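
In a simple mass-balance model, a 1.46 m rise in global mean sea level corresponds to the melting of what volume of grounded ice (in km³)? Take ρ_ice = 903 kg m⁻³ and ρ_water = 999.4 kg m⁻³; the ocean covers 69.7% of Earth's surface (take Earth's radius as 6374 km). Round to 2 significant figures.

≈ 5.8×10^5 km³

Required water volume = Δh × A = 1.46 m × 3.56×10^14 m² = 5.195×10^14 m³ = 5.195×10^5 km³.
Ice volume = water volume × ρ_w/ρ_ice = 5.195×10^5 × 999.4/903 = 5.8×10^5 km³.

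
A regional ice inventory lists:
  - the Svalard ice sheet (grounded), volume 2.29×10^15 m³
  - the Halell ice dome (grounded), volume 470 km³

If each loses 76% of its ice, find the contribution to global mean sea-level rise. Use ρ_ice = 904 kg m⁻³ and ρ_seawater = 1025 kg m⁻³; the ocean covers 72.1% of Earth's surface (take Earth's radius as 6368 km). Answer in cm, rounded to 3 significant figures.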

--

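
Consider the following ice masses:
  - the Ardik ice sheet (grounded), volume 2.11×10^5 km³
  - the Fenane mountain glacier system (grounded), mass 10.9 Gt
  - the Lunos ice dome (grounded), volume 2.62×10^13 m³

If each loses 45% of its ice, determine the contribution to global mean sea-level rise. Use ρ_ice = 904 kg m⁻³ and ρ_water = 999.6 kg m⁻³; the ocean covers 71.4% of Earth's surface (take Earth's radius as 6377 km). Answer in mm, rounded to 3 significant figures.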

* * *

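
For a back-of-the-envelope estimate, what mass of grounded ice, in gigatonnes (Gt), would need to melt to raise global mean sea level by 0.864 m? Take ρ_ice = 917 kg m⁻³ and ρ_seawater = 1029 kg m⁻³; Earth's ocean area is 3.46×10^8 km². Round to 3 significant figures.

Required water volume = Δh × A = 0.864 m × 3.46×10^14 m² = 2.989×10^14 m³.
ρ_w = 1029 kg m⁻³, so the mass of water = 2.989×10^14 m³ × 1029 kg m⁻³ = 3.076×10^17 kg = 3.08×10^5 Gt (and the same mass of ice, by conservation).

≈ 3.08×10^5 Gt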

Problem requirements: Above are records; repeat only the lines starting at the line with "- the Halell" and ending at the line with "If each loses 76%", exactly as they appear, both included.

Response area:
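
  - the Halell ice dome (grounded), volume 470 km³

If each loses 76% of its ice, find the contribution to global mean sea-level rise. Use ρ_ice = 904 kg m⁻³ and ρ_seawater = 1025 kg m⁻³; the ocean covers 72.1% of Earth's surface (take Earth's radius as 6368 km). Answer in cm, rounded to 3 significant figures.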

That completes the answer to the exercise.